**Information provided:**

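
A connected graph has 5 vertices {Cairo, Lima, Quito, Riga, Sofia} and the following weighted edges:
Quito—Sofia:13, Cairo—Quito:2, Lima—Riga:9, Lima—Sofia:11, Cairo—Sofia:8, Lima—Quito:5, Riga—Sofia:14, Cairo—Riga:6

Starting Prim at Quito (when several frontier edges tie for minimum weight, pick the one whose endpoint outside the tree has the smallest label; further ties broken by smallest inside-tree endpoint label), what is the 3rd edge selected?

Cairo-Riga

Prim's algorithm from Quito:
Step 1: frontier [Cairo—Quito 2, Lima—Quito 5, Quito—Sofia 13] → take Cairo—Quito (2); add Cairo.
Step 2: frontier [Cairo—Riga 6, Cairo—Sofia 8, Lima—Quito 5, Quito—Sofia 13] → take Lima—Quito (5); add Lima.
Step 3: frontier [Cairo—Riga 6, Cairo—Sofia 8, Lima—Riga 9, Lima—Sofia 11, Quito—Sofia 13] → take Cairo—Riga (6); add Riga.
Step 4: frontier [Cairo—Sofia 8, Lima—Sofia 11, Quito—Sofia 13, Riga—Sofia 14] → take Cairo—Sofia (8); add Sofia.
The 3rd edge added is Cairo—Riga.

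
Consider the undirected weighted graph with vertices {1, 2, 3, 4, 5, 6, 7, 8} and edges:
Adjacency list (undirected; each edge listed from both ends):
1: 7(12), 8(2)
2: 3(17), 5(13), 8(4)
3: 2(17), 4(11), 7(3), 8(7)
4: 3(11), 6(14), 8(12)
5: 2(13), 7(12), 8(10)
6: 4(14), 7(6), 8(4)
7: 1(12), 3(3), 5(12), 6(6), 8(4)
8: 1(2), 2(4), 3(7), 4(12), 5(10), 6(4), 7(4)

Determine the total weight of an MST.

38

Kruskal's algorithm — process edges by increasing weight (ties by edge label):
1—8 (2): add — endpoints in different components.
3—7 (3): add — endpoints in different components.
2—8 (4): add — endpoints in different components.
6—8 (4): add — endpoints in different components.
7—8 (4): add — endpoints in different components.
6—7 (6): skip — 6 and 7 already connected.
3—8 (7): skip — 3 and 8 already connected.
5—8 (10): add — endpoints in different components.
3—4 (11): add — endpoints in different components.
MST edges: 1—8, 3—7, 2—8, 6—8, 7—8, 5—8, 3—4; total weight 2+3+4+4+4+10+11 = 38.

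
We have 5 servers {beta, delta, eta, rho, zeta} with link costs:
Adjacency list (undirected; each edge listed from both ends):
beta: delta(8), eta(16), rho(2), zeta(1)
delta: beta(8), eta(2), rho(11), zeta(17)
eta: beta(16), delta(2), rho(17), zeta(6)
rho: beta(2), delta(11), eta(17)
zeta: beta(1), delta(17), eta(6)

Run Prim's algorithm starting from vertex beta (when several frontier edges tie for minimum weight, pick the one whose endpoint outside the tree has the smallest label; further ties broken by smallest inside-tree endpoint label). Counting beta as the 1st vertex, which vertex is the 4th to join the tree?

Prim, starting at beta.
Step 1: frontier [beta—zeta 1, beta—rho 2, beta—delta 8, beta—eta 16] → take beta—zeta (1); add zeta.
Step 2: frontier [beta—rho 2, beta—delta 8, beta—eta 16, eta—zeta 6, delta—zeta 17] → take beta—rho (2); add rho.
Step 3: frontier [beta—delta 8, beta—eta 16, delta—rho 11, eta—rho 17, eta—zeta 6, delta—zeta 17] → take eta—zeta (6); add eta.
Step 4: frontier [beta—delta 8, delta—eta 2, delta—rho 11, delta—zeta 17] → take delta—eta (2); add delta.
Vertex order: beta, zeta, rho, eta, delta. The 4th vertex is eta.

eta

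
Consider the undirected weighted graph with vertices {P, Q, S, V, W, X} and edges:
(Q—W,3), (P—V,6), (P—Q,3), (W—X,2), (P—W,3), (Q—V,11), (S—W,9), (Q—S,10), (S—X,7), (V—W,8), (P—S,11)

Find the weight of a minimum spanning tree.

Grow the tree from W using Prim:
Step 1: frontier [W—X 2, P—W 3, Q—W 3, V—W 8, S—W 9] → take W—X (2); add X.
Step 2: frontier [P—W 3, Q—W 3, V—W 8, S—W 9, S—X 7] → take P—W (3); add P.
Step 3: frontier [P—Q 3, P—V 6, P—S 11, Q—W 3, V—W 8, S—W 9, S—X 7] → take P—Q (3); add Q.
Step 4: frontier [P—V 6, P—S 11, Q—S 10, Q—V 11, V—W 8, S—W 9, S—X 7] → take P—V (6); add V.
Step 5: frontier [P—S 11, Q—S 10, S—W 9, S—X 7] → take S—X (7); add S.
MST edges: W—X, P—W, P—Q, P—V, S—X; total weight 2+3+3+6+7 = 21.

21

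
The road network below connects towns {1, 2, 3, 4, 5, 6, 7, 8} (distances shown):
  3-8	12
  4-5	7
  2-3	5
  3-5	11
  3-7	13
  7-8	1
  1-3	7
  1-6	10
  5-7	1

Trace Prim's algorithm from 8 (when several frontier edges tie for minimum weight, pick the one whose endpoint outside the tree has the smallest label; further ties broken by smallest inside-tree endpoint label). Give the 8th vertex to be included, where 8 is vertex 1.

6

Prim's algorithm from 8:
Step 1: cheapest edge leaving the tree is 7-8 (1); add 7.
Step 2: cheapest edge leaving the tree is 5-7 (1); add 5.
Step 3: cheapest edge leaving the tree is 4-5 (7); add 4.
Step 4: cheapest edge leaving the tree is 3-5 (11); add 3.
Step 5: cheapest edge leaving the tree is 2-3 (5); add 2.
Step 6: cheapest edge leaving the tree is 1-3 (7); add 1.
Step 7: cheapest edge leaving the tree is 1-6 (10); add 6.
Vertex order: 8, 7, 5, 4, 3, 2, 1, 6. The 8th vertex is 6.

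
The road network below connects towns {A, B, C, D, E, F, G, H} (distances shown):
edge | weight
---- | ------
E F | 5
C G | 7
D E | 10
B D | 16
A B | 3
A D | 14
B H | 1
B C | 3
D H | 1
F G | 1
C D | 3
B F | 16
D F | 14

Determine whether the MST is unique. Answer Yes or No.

No

Sort edges by weight, then run Kruskal:
B H (1): add — endpoints in different components.
D H (1): add — endpoints in different components.
F G (1): add — endpoints in different components.
A B (3): add — endpoints in different components.
B C (3): add — endpoints in different components.
C D (3): skip — C and D already connected.
E F (5): add — endpoints in different components.
C G (7): add — endpoints in different components.
Non-tree edge C D has weight 3, equal to the heaviest edge on its tree cycle — swapping gives another MST of the same weight. Not unique.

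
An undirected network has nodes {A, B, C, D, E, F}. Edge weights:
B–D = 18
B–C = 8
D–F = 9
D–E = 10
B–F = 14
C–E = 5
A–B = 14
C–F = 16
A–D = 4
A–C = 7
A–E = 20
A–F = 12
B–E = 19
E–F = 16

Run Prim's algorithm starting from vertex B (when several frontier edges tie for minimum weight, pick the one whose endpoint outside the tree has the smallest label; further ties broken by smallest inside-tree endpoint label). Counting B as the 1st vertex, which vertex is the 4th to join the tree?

Prim's algorithm from B:
Step 1: cheapest edge leaving the tree is B–C (8); add C.
Step 2: cheapest edge leaving the tree is C–E (5); add E.
Step 3: cheapest edge leaving the tree is A–C (7); add A.
Step 4: cheapest edge leaving the tree is A–D (4); add D.
Step 5: cheapest edge leaving the tree is D–F (9); add F.
Vertex order: B, C, E, A, D, F. The 4th vertex is A.

A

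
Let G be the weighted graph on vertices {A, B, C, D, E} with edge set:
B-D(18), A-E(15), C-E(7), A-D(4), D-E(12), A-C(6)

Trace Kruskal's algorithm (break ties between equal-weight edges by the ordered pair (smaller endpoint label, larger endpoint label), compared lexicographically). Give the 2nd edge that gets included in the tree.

A-C

Kruskal: consider edges lightest-first.
A-D (4): add. Components now {A,D} {B} {C} {E}
A-C (6): add. Components now {A,C,D} {B} {E}
C-E (7): add. Components now {A,C,D,E} {B}
D-E (12): skip — D and E already connected.
A-E (15): skip — A and E already connected.
B-D (18): add. Components now {A,B,C,D,E}
The 2nd edge added is A-C.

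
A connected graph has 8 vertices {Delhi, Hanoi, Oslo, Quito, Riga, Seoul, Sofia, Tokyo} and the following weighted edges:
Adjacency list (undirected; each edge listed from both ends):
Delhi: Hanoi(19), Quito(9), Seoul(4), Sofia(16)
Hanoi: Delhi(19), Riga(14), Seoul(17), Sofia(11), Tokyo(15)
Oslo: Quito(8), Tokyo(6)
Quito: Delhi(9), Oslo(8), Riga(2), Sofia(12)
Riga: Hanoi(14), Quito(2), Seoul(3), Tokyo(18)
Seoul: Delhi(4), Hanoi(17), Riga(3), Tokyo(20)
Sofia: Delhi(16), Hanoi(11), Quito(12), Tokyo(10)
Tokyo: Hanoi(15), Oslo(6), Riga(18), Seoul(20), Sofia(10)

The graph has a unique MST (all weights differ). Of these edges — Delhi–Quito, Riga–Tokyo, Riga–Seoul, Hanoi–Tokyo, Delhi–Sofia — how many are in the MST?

Kruskal: consider edges lightest-first.
Quito–Riga (2): add — endpoints in different components.
Riga–Seoul (3): add — endpoints in different components.
Delhi–Seoul (4): add — endpoints in different components.
Oslo–Tokyo (6): add — endpoints in different components.
Oslo–Quito (8): add — endpoints in different components.
Delhi–Quito (9): skip — Quito and Delhi already connected.
Sofia–Tokyo (10): add — endpoints in different components.
Hanoi–Sofia (11): add — endpoints in different components.
MST edge set: {Quito–Riga, Riga–Seoul, Delhi–Seoul, Oslo–Tokyo, Oslo–Quito, Sofia–Tokyo, Hanoi–Sofia}.
Of the listed edges, {Riga–Seoul} are in the MST → 1.

1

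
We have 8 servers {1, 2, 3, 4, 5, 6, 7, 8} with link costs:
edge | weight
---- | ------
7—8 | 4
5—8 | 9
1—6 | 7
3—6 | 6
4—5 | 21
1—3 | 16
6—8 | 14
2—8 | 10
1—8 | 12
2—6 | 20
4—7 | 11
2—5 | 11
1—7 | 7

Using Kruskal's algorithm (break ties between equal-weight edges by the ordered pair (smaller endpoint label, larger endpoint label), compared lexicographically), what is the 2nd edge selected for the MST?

3-6

Kruskal's algorithm — process edges by increasing weight (ties by edge label):
7—8 (4): add — endpoints in different components.
3—6 (6): add — endpoints in different components.
1—6 (7): add — endpoints in different components.
1—7 (7): add — endpoints in different components.
5—8 (9): add — endpoints in different components.
2—8 (10): add — endpoints in different components.
2—5 (11): skip — 2 and 5 already connected.
4—7 (11): add — endpoints in different components.
The 2nd edge added is 3—6.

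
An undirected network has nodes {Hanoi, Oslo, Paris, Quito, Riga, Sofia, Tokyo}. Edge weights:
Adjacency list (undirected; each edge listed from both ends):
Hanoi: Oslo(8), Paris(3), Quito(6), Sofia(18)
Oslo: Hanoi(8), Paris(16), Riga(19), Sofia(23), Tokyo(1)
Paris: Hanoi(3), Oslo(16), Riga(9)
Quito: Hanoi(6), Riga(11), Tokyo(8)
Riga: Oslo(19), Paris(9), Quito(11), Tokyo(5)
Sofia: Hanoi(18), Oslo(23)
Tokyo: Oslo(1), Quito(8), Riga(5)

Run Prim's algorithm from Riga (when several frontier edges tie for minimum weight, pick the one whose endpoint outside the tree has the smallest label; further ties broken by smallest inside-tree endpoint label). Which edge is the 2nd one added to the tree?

Oslo-Tokyo

Prim, starting at Riga.
Step 1: frontier [Riga-Tokyo 5, Paris-Riga 9, Quito-Riga 11, Oslo-Riga 19] → take Riga-Tokyo (5); add Tokyo.
Step 2: frontier [Paris-Riga 9, Quito-Riga 11, Oslo-Riga 19, Oslo-Tokyo 1, Quito-Tokyo 8] → take Oslo-Tokyo (1); add Oslo.
Step 3: frontier [Hanoi-Oslo 8, Oslo-Paris 16, Oslo-Sofia 23, Paris-Riga 9, Quito-Riga 11, Quito-Tokyo 8] → take Hanoi-Oslo (8); add Hanoi.
Step 4: frontier [Hanoi-Paris 3, Hanoi-Quito 6, Hanoi-Sofia 18, Oslo-Paris 16, Oslo-Sofia 23, Paris-Riga 9, Quito-Riga 11, Quito-Tokyo 8] → take Hanoi-Paris (3); add Paris.
Step 5: frontier [Hanoi-Quito 6, Hanoi-Sofia 18, Oslo-Sofia 23, Quito-Riga 11, Quito-Tokyo 8] → take Hanoi-Quito (6); add Quito.
Step 6: frontier [Hanoi-Sofia 18, Oslo-Sofia 23] → take Hanoi-Sofia (18); add Sofia.
The 2nd edge added is Oslo-Tokyo.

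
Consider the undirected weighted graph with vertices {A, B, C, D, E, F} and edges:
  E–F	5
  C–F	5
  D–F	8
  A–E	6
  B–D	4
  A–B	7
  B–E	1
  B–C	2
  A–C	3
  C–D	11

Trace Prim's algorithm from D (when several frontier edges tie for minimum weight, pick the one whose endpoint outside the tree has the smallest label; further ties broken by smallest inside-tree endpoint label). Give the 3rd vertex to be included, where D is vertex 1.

E

Grow the tree from D using Prim:
Step 1: frontier [B–D 4, D–F 8, C–D 11] → take B–D (4); add B.
Step 2: frontier [B–E 1, B–C 2, A–B 7, D–F 8, C–D 11] → take B–E (1); add E.
Step 3: frontier [B–C 2, A–B 7, D–F 8, C–D 11, E–F 5, A–E 6] → take B–C (2); add C.
Step 4: frontier [A–B 7, A–C 3, C–F 5, D–F 8, E–F 5, A–E 6] → take A–C (3); add A.
Step 5: frontier [C–F 5, D–F 8, E–F 5] → take C–F (5); add F.
Vertex order: D, B, E, C, A, F. The 3rd vertex is E.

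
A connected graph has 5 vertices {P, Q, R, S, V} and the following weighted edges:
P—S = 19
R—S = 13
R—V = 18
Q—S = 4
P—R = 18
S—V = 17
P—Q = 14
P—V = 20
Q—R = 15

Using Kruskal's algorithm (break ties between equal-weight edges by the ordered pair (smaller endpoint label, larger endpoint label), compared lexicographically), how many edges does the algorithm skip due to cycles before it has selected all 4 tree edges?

Kruskal: consider edges lightest-first.
Q—S (4): add — endpoints in different components.
R—S (13): add — endpoints in different components.
P—Q (14): add — endpoints in different components.
Q—R (15): skip — R and Q already connected.
S—V (17): add — endpoints in different components.
Edges rejected before the tree was complete: 1.

1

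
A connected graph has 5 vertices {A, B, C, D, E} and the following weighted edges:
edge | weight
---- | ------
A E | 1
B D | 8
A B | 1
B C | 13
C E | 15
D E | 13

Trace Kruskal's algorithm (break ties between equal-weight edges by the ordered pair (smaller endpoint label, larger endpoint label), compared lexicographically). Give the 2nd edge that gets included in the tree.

Kruskal: consider edges lightest-first.
A B (1): add — endpoints in different components.
A E (1): add — endpoints in different components.
B D (8): add — endpoints in different components.
B C (13): add — endpoints in different components.
The 2nd edge added is A E.

A-E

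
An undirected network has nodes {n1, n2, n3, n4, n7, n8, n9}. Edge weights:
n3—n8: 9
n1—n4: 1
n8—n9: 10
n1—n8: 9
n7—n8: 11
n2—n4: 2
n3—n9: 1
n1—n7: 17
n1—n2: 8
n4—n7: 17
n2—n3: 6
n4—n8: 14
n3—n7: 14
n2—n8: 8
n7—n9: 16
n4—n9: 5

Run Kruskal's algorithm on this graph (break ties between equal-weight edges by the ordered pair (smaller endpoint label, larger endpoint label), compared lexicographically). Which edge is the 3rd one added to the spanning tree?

n2-n4

Kruskal's algorithm — process edges by increasing weight (ties by edge label):
n1—n4 (1): add — endpoints in different components.
n3—n9 (1): add — endpoints in different components.
n2—n4 (2): add — endpoints in different components.
n4—n9 (5): add — endpoints in different components.
n2—n3 (6): skip — n3 and n2 already connected.
n1—n2 (8): skip — n2 and n1 already connected.
n2—n8 (8): add — endpoints in different components.
n1—n8 (9): skip — n1 and n8 already connected.
n3—n8 (9): skip — n3 and n8 already connected.
n8—n9 (10): skip — n9 and n8 already connected.
n7—n8 (11): add — endpoints in different components.
The 3rd edge added is n2—n4.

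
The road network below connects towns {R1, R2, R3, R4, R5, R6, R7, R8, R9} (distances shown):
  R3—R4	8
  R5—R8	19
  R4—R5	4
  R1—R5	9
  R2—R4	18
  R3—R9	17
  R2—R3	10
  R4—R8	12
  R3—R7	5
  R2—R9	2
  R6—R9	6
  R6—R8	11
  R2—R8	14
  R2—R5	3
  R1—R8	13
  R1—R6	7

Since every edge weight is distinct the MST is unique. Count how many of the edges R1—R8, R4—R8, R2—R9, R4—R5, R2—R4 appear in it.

Sort edges by weight, then run Kruskal:
R2—R9 (2): add — endpoints in different components.
R2—R5 (3): add — endpoints in different components.
R4—R5 (4): add — endpoints in different components.
R3—R7 (5): add — endpoints in different components.
R6—R9 (6): add — endpoints in different components.
R1—R6 (7): add — endpoints in different components.
R3—R4 (8): add — endpoints in different components.
R1—R5 (9): skip — R1 and R5 already connected.
R2—R3 (10): skip — R2 and R3 already connected.
R6—R8 (11): add — endpoints in different components.
MST edge set: {R2—R9, R2—R5, R4—R5, R3—R7, R6—R9, R1—R6, R3—R4, R6—R8}.
Of the listed edges, {R2—R9, R4—R5} are in the MST → 2.

2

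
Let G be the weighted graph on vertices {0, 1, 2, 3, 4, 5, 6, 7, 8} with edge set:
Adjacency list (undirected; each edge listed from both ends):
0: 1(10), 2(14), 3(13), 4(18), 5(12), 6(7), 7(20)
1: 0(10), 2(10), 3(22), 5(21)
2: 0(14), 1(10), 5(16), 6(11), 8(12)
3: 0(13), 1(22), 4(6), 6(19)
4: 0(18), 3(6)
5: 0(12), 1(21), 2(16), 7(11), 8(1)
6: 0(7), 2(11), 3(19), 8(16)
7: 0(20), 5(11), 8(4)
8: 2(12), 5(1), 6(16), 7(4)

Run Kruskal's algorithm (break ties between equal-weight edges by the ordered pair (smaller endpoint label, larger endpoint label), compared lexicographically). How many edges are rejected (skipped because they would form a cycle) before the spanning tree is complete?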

**What is being asked:**
Find the line with "3: 2(17), 4(11), 7(3), 8(7)" in the entries above. Retype it and each line after it, exactly, through the line with "(S—X,7), (V—W,8), (P—S,11)", and stop there.

**Exercise result:**
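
3: 2(17), 4(11), 7(3), 8(7)
4: 3(11), 6(14), 8(12)
5: 2(13), 7(12), 8(10)
6: 4(14), 7(6), 8(4)
7: 1(12), 3(3), 5(12), 6(6), 8(4)
8: 1(2), 2(4), 3(7), 4(12), 5(10), 6(4), 7(4)

Determine the total weight of an MST.

38

Kruskal's algorithm — process edges by increasing weight (ties by edge label):
1—8 (2): add — endpoints in different components.
3—7 (3): add — endpoints in different components.
2—8 (4): add — endpoints in different components.
6—8 (4): add — endpoints in different components.
7—8 (4): add — endpoints in different components.
6—7 (6): skip — 6 and 7 already connected.
3—8 (7): skip — 3 and 8 already connected.
5—8 (10): add — endpoints in different components.
3—4 (11): add — endpoints in different components.
MST edges: 1—8, 3—7, 2—8, 6—8, 7—8, 5—8, 3—4; total weight 2+3+4+4+4+10+11 = 38.

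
We have 5 servers {beta, delta, eta, rho, zeta} with link costs:
Adjacency list (undirected; each edge listed from both ends):
beta: delta(8), eta(16), rho(2), zeta(1)
delta: beta(8), eta(2), rho(11), zeta(17)
eta: beta(16), delta(2), rho(17), zeta(6)
rho: beta(2), delta(11), eta(17)
zeta: beta(1), delta(17), eta(6)

Run Prim's algorithm starting from vertex beta (when several frontier edges tie for minimum weight, pick the one whose endpoint outside the tree has the smallest label; further ties broken by smallest inside-tree endpoint label). Counting beta as the 1st vertex, which vertex is the 4th to join the tree?

Prim, starting at beta.
Step 1: frontier [beta—zeta 1, beta—rho 2, beta—delta 8, beta—eta 16] → take beta—zeta (1); add zeta.
Step 2: frontier [beta—rho 2, beta—delta 8, beta—eta 16, eta—zeta 6, delta—zeta 17] → take beta—rho (2); add rho.
Step 3: frontier [beta—delta 8, beta—eta 16, delta—rho 11, eta—rho 17, eta—zeta 6, delta—zeta 17] → take eta—zeta (6); add eta.
Step 4: frontier [beta—delta 8, delta—eta 2, delta—rho 11, delta—zeta 17] → take delta—eta (2); add delta.
Vertex order: beta, zeta, rho, eta, delta. The 4th vertex is eta.

eta

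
Consider the undirected weighted graph with vertices {P, Q, S, V, W, X} and edges:
(Q—W,3), (P—V,6), (P—Q,3), (W—X,2), (P—W,3), (Q—V,11), (S—W,9), (Q—S,10), (S—X,7), (V—W,8), (P—S,11)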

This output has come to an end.